[Dataset entries]
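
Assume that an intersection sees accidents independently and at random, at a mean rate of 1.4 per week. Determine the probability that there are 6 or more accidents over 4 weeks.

Over the interval, μ = 1.4 × 4 = 5.6 (4 weeks).
P(N ≥ 6) = 1 − P(N ≤ 5) = 1 − Σ_{j=0}^{5} e^(−μ) μ^j/j! ≈ 0.4881.

0.4881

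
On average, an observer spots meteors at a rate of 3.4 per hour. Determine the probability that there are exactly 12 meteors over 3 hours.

0.0984

Over the interval, μ = 3.4 × 3 = 10.2 (3 hours).
P(N = 12) = e^(−μ) μ^12/12! = e^(−10.2) · 10.2^12/479001600 ≈ 0.0984.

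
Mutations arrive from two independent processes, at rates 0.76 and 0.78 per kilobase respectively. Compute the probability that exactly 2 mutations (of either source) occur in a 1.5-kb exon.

0.2648

Independent Poisson processes superpose: combined rate λ = 0.76 + 0.78 = 1.54 per kilobase.
Over the interval, μ = 1.54 × 1.5 = 2.31 (a 1.5-kb exon = 1.5 kilobases).
P(N = 2) = e^(−2.31) · 2.31^2/2! ≈ 0.2648.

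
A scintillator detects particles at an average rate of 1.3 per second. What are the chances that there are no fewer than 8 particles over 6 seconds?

0.5188

Over the interval, μ = 1.3 × 6 = 7.8 (6 seconds).
P(N ≥ 8) = 1 − P(N ≤ 7) = 1 − Σ_{j=0}^{7} e^(−μ) μ^j/j! ≈ 0.5188.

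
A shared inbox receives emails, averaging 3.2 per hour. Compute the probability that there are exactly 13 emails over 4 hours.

0.1098

Over the interval, μ = 3.2 × 4 = 12.8 (4 hours).
P(N = 13) = e^(−μ) μ^13/13! = e^(−12.8) · 12.8^13/6227020800 ≈ 0.1098.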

**WORK TO BE COMPLETED**: Your job is to write out the data exactly as it stands.

**RESPONSE BOX**:
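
Assume that an intersection sees accidents independently and at random, at a mean rate of 1.4 per week. Determine the probability that there are 6 or more accidents over 4 weeks.

Over the interval, μ = 1.4 × 4 = 5.6 (4 weeks).
P(N ≥ 6) = 1 − P(N ≤ 5) = 1 − Σ_{j=0}^{5} e^(−μ) μ^j/j! ≈ 0.4881.

0.4881

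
On average, an observer spots meteors at a rate of 3.4 per hour. Determine the probability that there are exactly 12 meteors over 3 hours.

0.0984

Over the interval, μ = 3.4 × 3 = 10.2 (3 hours).
P(N = 12) = e^(−μ) μ^12/12! = e^(−10.2) · 10.2^12/479001600 ≈ 0.0984.

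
Mutations arrive from two independent processes, at rates 0.76 and 0.78 per kilobase respectively. Compute the probability that exactly 2 mutations (of either source) occur in a 1.5-kb exon.

0.2648

Independent Poisson processes superpose: combined rate λ = 0.76 + 0.78 = 1.54 per kilobase.
Over the interval, μ = 1.54 × 1.5 = 2.31 (a 1.5-kb exon = 1.5 kilobases).
P(N = 2) = e^(−2.31) · 2.31^2/2! ≈ 0.2648.

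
A scintillator detects particles at an average rate of 1.3 per second. What are the chances that there are no fewer than 8 particles over 6 seconds?

0.5188

Over the interval, μ = 1.3 × 6 = 7.8 (6 seconds).
P(N ≥ 8) = 1 − P(N ≤ 7) = 1 − Σ_{j=0}^{7} e^(−μ) μ^j/j! ≈ 0.5188.

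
A shared inbox receives emails, averaging 3.2 per hour. Compute the probability that there are exactly 13 emails over 4 hours.

0.1098

Over the interval, μ = 3.2 × 4 = 12.8 (4 hours).
P(N = 13) = e^(−μ) μ^13/13! = e^(−12.8) · 12.8^13/6227020800 ≈ 0.1098.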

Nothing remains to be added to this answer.